DIRECTIONS: Output nothing but the lines from the first line of the entries to the line with "Rule: If tier = 'standard', add 10 to amount.", inclusive, exactly as they read.

DATA RECORDS:

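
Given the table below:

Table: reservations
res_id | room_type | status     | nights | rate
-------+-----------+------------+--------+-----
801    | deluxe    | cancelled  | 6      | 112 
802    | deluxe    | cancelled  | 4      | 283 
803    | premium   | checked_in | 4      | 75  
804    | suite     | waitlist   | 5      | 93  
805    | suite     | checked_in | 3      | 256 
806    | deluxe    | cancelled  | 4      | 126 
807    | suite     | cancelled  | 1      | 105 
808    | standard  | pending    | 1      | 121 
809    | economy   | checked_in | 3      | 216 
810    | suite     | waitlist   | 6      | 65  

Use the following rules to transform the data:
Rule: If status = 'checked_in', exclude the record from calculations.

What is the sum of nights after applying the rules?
27

Step 1: Identify records where status = 'checked_in'
Step 2: The excluded records sum to 10
Step 3: Original total nights = 37
Step 4: Remaining total = 37 - 10 = 27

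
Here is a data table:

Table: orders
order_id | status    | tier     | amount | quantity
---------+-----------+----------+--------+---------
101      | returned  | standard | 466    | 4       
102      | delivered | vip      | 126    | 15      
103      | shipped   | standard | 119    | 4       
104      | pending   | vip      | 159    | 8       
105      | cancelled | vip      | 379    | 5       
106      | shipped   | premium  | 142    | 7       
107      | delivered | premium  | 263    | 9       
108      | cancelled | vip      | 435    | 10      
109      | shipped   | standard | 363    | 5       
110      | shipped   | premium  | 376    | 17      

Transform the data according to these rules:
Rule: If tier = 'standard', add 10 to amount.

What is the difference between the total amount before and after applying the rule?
30

Step 1: Original sum of amount = 2828
Step 2: 3 records have tier = 'standard'
Step 3: Each affected record changes by 10
Step 4: Total change = 3 × 10 = 30
Step 5: New sum = 2828 + 30 = 2858
Step 6: Difference = |2858 - 2828| = 30
        (Sum increased by 30)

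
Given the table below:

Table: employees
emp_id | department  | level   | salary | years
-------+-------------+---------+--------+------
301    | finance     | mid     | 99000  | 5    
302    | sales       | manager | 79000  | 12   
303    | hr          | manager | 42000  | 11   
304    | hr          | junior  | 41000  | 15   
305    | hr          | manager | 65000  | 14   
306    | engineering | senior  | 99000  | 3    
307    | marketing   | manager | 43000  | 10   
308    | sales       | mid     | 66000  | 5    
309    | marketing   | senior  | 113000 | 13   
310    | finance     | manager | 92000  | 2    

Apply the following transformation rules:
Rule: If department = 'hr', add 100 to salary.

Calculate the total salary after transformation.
739300

Step 1: Count records where department = 'hr': 3
Step 2: Total bonus added: 3 × 100 = 300
Step 3: Original sum of salary: 739000
Step 4: Final sum = 739000 + 300 = 739300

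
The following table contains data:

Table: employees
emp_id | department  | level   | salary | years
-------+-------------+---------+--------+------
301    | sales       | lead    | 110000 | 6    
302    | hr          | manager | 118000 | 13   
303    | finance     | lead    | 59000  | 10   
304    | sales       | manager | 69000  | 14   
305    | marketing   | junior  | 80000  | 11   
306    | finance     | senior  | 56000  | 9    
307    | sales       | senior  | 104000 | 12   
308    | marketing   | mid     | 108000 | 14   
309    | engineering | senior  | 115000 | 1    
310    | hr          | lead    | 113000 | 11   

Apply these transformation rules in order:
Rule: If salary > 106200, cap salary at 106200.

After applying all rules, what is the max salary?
106200

Step 1: Original maximum salary = 118000
Step 2: Apply cap at 106200
Step 3: 5 records had salary > 106200 and were capped
Step 4: Maximum after transformation = 106200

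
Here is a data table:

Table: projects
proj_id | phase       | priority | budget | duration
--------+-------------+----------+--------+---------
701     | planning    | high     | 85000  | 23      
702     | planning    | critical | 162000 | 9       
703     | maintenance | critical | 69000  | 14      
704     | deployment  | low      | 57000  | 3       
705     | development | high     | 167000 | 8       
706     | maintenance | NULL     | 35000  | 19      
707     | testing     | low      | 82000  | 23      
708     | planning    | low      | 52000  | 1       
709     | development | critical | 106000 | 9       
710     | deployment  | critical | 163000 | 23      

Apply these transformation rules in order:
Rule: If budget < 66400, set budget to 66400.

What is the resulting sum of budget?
1033200

Step 1: 3 records have budget < 66400
Step 2: These records originally summed to 144000
Step 3: After setting to minimum: 3 × 66400 = 199200
Step 4: Unaffected records sum: 834000
Step 5: Final sum = 199200 + 834000 = 1033200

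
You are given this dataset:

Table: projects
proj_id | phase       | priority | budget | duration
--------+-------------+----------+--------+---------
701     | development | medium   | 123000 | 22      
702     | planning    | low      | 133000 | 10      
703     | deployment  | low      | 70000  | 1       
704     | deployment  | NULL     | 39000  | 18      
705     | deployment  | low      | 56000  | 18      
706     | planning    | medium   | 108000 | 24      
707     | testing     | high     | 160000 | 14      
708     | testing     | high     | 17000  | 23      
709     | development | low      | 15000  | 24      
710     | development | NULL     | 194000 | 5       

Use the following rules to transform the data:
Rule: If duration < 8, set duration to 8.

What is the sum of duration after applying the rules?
169

Step 1: 2 records have duration < 8
Step 2: These records originally summed to 6
Step 3: After setting to minimum: 2 × 8 = 16
Step 4: Unaffected records sum: 153
Step 5: Final sum = 16 + 153 = 169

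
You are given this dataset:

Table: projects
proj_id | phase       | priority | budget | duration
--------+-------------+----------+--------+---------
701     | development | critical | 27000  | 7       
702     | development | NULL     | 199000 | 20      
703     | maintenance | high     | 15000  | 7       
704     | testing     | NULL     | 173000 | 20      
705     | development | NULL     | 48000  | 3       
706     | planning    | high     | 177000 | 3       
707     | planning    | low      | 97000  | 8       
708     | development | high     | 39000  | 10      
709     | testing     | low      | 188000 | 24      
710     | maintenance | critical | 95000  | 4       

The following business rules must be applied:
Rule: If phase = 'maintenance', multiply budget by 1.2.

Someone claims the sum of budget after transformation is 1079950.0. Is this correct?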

YOUR SOLUTION:
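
Given the table below:

Table: reservations
res_id | room_type | status     | nights | rate
-------+-----------+------------+--------+-----
801    | deluxe    | cancelled  | 6      | 112 
802    | deluxe    | cancelled  | 4      | 283 
803    | premium   | checked_in | 4      | 75  
804    | suite     | waitlist   | 5      | 93  
805    | suite     | checked_in | 3      | 256 
806    | deluxe    | cancelled  | 4      | 126 
807    | suite     | cancelled  | 1      | 105 
808    | standard  | pending    | 1      | 121 
809    | economy   | checked_in | 3      | 216 
810    | suite     | waitlist   | 6      | 65  

Use the following rules to transform the data:
Rule: If status = 'checked_in', exclude the record from calculations.

What is the sum of nights after applying the rules?
27

Step 1: Identify records where status = 'checked_in'
Step 2: The excluded records sum to 10
Step 3: Original total nights = 37
Step 4: Remaining total = 37 - 10 = 27

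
Here is a data table:

Table: orders
order_id | status    | tier     | amount | quantity
---------+-----------+----------+--------+---------
101      | returned  | standard | 466    | 4       
102      | delivered | vip      | 126    | 15      
103      | shipped   | standard | 119    | 4       
104      | pending   | vip      | 159    | 8       
105      | cancelled | vip      | 379    | 5       
106      | shipped   | premium  | 142    | 7       
107      | delivered | premium  | 263    | 9       
108      | cancelled | vip      | 435    | 10      
109      | shipped   | standard | 363    | 5       
110      | shipped   | premium  | 376    | 17      

Transform the data according to these rules:
Rule: If tier = 'standard', add 10 to amount.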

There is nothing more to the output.